● **WORK REQUEST**: If a line in the records below holds the string "compressors", count it; give only the total.
━━━━━ SOURCE RECORDS
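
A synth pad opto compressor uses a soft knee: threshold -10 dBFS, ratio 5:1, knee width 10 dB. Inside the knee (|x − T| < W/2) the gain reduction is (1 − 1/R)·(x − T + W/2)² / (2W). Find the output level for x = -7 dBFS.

-9.56 dBFS

x − T + W/2 = -7 − (-10) + 5 = 8.
GR = (1 − 1/5) × 8² / 20 = 0.8 × 64 / 20 = 2.56 dB.
Output = -7 − 2.56 = -9.56 dBFS.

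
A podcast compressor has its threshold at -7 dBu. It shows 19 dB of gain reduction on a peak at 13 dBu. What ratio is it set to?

Input overshoot = 13 − (-7) = 20 dB.
Output overshoot = 20 − 19 = 1 dB.
Ratio = input overshoot / output overshoot = 20 / 1 = 20.

20:1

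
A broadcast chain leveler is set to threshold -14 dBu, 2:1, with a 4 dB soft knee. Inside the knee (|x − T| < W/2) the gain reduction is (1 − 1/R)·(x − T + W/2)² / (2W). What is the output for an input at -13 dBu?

x − T + W/2 = -13 − (-14) + 2 = 3.
GR = (1 − 1/2) × 3² / 8 = 0.5 × 9 / 8 = 0.5625 dB.
Output = -13 − 0.5625 = -13.5625 dBu.

-13.5625 dBu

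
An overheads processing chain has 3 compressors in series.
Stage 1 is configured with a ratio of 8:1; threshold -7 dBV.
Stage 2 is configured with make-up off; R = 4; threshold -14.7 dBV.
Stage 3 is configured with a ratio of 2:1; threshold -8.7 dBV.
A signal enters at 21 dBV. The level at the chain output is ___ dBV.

Stage 1: 21 dBV is 28 dB over -7 dBV; at 8:1 that becomes 3.5 dB over, giving -3.5 dBV.
Stage 2: overshoot 11.2 dB → 11.2/4 = 2.8 dB → -11.9 dBV.
Stage 3: -11.9 dBV is at or below the -8.7 dBV threshold — no compression; output -11.9 dBV.

-11.9 dBV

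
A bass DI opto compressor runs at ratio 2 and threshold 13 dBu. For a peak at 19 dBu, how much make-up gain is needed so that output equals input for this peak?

3 dB

Without make-up, output = threshold + overshoot/2 = 13 + 3 = 16 dBu.
Gap to target: 3 dB.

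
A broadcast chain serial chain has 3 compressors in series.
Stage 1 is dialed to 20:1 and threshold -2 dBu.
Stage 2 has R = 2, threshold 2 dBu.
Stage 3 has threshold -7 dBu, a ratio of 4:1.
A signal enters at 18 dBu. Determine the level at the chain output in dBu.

Stage 1: overshoot 20 dB → 20/20 = 1 dB → -1 dBu.
Stage 2: -1 dBu ≤ 2 dBu, so stage 2 doesn't engage; output -1 dBu.
Stage 3: overshoot 6 dB → 6/4 = 1.5 dB → -5.5 dBu.

-5.5 dBu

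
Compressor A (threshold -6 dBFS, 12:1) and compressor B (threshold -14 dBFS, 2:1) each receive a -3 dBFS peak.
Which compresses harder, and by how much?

A: overshoot 3 dB → output overshoot 0.25 dB → GR 2.75 dB.
B: overshoot 11 dB → output overshoot 5.5 dB → GR 5.5 dB.
Difference: 2.75 dB in favour of B.

B, by 2.75 dB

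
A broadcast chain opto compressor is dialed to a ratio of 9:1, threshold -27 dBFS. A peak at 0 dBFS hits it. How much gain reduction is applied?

24 dB

The signal is 27 dB above threshold.
A 9:1 ratio leaves 3 dB of that excess.
GR = overshoot in − overshoot out = 27 − 3 = 24 dB.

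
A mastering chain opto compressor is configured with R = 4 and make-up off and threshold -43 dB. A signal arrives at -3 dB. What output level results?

-33 dB

Overshoot: -3 − (-43) = 40 dB.
The 40 dB excess becomes 10 dB after 4:1 reduction.
That puts the output at -33 dB.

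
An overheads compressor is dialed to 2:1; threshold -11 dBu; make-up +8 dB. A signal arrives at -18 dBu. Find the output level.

-18 dBu is 7 dB below the -11 dBu threshold, so no gain reduction is applied.
Make-up gain adds 8 dB: -18 + 8 = -10 dBu.

-10 dBu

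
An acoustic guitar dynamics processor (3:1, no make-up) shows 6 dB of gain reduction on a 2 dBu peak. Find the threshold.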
━━━━━━━━━━
● **REPLY**: 2